**** Dataset records

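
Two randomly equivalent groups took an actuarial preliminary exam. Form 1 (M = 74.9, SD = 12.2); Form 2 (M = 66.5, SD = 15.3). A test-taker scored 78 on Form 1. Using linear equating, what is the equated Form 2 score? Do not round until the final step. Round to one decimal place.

70.4

Linear equating: y = (SD_Y/SD_X)(x − M_X) + M_Y
y = (15.3/12.2)(78 − 74.9) + 66.5
y = 1.254098 × 3.1 + 66.5 = 3.8877 + 66.5 = 70.4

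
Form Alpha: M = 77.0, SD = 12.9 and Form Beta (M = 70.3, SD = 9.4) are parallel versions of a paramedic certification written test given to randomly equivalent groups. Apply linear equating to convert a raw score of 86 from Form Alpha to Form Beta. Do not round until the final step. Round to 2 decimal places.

76.86

Linear equating: y = (SD_Y/SD_X)(x − M_X) + M_Y
y = (9.4/12.9)(86 − 77.0) + 70.3
y = 0.728682 × 9.0 + 70.3 = 6.5581 + 70.3 = 76.86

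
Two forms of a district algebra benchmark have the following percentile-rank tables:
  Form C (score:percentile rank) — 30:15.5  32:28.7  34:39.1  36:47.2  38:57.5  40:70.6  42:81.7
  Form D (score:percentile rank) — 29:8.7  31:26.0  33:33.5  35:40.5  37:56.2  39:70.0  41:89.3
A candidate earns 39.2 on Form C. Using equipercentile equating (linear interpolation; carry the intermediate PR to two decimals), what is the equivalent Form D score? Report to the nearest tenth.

38.3

PR of 39.2 on Form C: 57.5 + (39.2 − 38)/(40 − 38) × (70.6 − 57.5) = 65.36
On Form D, PR 65.36 falls between score 37 (PR 56.2) and 39 (PR 70.0).
Interpolate: 37 + (65.36 − 56.2)/(70.0 − 56.2) × (39 − 37) = 38.3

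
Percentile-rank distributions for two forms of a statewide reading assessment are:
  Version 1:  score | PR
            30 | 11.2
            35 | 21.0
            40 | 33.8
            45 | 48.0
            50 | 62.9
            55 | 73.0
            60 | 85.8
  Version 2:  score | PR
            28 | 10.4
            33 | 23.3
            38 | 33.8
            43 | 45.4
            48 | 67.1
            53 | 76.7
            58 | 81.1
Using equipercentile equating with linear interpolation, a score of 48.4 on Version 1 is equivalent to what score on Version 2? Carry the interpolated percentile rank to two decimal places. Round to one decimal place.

PR of 48.4 on Version 1: 48.0 + (48.4 − 45)/(50 − 45) × (62.9 − 48.0) = 58.13
On Version 2, PR 58.13 falls between score 43 (PR 45.4) and 48 (PR 67.1).
Interpolate: 43 + (58.13 − 45.4)/(67.1 − 45.4) × (48 − 43) = 45.9

45.9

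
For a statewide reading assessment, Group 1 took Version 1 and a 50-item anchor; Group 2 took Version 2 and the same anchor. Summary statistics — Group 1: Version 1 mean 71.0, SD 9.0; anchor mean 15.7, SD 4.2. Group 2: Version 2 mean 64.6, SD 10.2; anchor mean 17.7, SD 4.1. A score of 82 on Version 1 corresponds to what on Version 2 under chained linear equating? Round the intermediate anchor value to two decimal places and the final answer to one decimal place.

Version 1 → anchor (Group 1): v = (4.2/9.0)(82 − 71.0) + 15.7 = 20.83
anchor → Version 2 (Group 2): y = (10.2/4.1)(20.83 − 17.7) + 64.6 = 72.4

72.4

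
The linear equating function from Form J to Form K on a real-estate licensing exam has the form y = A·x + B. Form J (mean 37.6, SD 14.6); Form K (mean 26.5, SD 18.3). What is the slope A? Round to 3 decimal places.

A = SD_Y / SD_X = 18.3 / 14.6 = 1.253

1.253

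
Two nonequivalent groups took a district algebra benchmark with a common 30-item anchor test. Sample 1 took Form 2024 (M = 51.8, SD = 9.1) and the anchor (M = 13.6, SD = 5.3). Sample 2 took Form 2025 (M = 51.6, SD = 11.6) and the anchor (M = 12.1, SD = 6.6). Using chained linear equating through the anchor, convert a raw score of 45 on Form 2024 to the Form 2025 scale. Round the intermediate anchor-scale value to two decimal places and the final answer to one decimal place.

47.3

Form 2024 → anchor (Sample 1): v = (5.3/9.1)(45 − 51.8) + 13.6 = 9.64
anchor → Form 2025 (Sample 2): y = (11.6/6.6)(9.64 − 12.1) + 51.6 = 47.3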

********

The problem: Every line of the records above needs to be given again exactly.

Output of the task:
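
Two randomly equivalent groups took an actuarial preliminary exam. Form 1 (M = 74.9, SD = 12.2); Form 2 (M = 66.5, SD = 15.3). A test-taker scored 78 on Form 1. Using linear equating, what is the equated Form 2 score? Do not round until the final step. Round to one decimal place.

70.4

Linear equating: y = (SD_Y/SD_X)(x − M_X) + M_Y
y = (15.3/12.2)(78 − 74.9) + 66.5
y = 1.254098 × 3.1 + 66.5 = 3.8877 + 66.5 = 70.4

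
Form Alpha: M = 77.0, SD = 12.9 and Form Beta (M = 70.3, SD = 9.4) are parallel versions of a paramedic certification written test given to randomly equivalent groups. Apply linear equating to convert a raw score of 86 from Form Alpha to Form Beta. Do not round until the final step. Round to 2 decimal places.

76.86

Linear equating: y = (SD_Y/SD_X)(x − M_X) + M_Y
y = (9.4/12.9)(86 − 77.0) + 70.3
y = 0.728682 × 9.0 + 70.3 = 6.5581 + 70.3 = 76.86

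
Two forms of a district algebra benchmark have the following percentile-rank tables:
  Form C (score:percentile rank) — 30:15.5  32:28.7  34:39.1  36:47.2  38:57.5  40:70.6  42:81.7
  Form D (score:percentile rank) — 29:8.7  31:26.0  33:33.5  35:40.5  37:56.2  39:70.0  41:89.3
A candidate earns 39.2 on Form C. Using equipercentile equating (linear interpolation; carry the intermediate PR to two decimals), what is the equivalent Form D score? Report to the nearest tenth.

38.3

PR of 39.2 on Form C: 57.5 + (39.2 − 38)/(40 − 38) × (70.6 − 57.5) = 65.36
On Form D, PR 65.36 falls between score 37 (PR 56.2) and 39 (PR 70.0).
Interpolate: 37 + (65.36 − 56.2)/(70.0 − 56.2) × (39 − 37) = 38.3

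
Percentile-rank distributions for two forms of a statewide reading assessment are:
  Version 1:  score | PR
            30 | 11.2
            35 | 21.0
            40 | 33.8
            45 | 48.0
            50 | 62.9
            55 | 73.0
            60 | 85.8
  Version 2:  score | PR
            28 | 10.4
            33 | 23.3
            38 | 33.8
            43 | 45.4
            48 | 67.1
            53 | 76.7
            58 | 81.1
Using equipercentile equating with linear interpolation, a score of 48.4 on Version 1 is equivalent to what score on Version 2? Carry the interpolated percentile rank to two decimal places. Round to one decimal place.

PR of 48.4 on Version 1: 48.0 + (48.4 − 45)/(50 − 45) × (62.9 − 48.0) = 58.13
On Version 2, PR 58.13 falls between score 43 (PR 45.4) and 48 (PR 67.1).
Interpolate: 43 + (58.13 − 45.4)/(67.1 − 45.4) × (48 − 43) = 45.9

45.9

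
For a statewide reading assessment, Group 1 took Version 1 and a 50-item anchor; Group 2 took Version 2 and the same anchor. Summary statistics — Group 1: Version 1 mean 71.0, SD 9.0; anchor mean 15.7, SD 4.2. Group 2: Version 2 mean 64.6, SD 10.2; anchor mean 17.7, SD 4.1. A score of 82 on Version 1 corresponds to what on Version 2 under chained linear equating? Round the intermediate anchor value to two decimal places and the final answer to one decimal place.

Version 1 → anchor (Group 1): v = (4.2/9.0)(82 − 71.0) + 15.7 = 20.83
anchor → Version 2 (Group 2): y = (10.2/4.1)(20.83 − 17.7) + 64.6 = 72.4

72.4

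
The linear equating function from Form J to Form K on a real-estate licensing exam has the form y = A·x + B. Form J (mean 37.6, SD 14.6); Form K (mean 26.5, SD 18.3). What is the slope A? Round to 3 decimal places.

A = SD_Y / SD_X = 18.3 / 14.6 = 1.253

1.253

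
Two nonequivalent groups took a district algebra benchmark with a common 30-item anchor test. Sample 1 took Form 2024 (M = 51.8, SD = 9.1) and the anchor (M = 13.6, SD = 5.3). Sample 2 took Form 2025 (M = 51.6, SD = 11.6) and the anchor (M = 12.1, SD = 6.6). Using chained linear equating through the anchor, convert a raw score of 45 on Form 2024 to the Form 2025 scale. Round the intermediate anchor-scale value to two decimal places and the final answer to one decimal place.

47.3

Form 2024 → anchor (Sample 1): v = (5.3/9.1)(45 − 51.8) + 13.6 = 9.64
anchor → Form 2025 (Sample 2): y = (11.6/6.6)(9.64 − 12.1) + 51.6 = 47.3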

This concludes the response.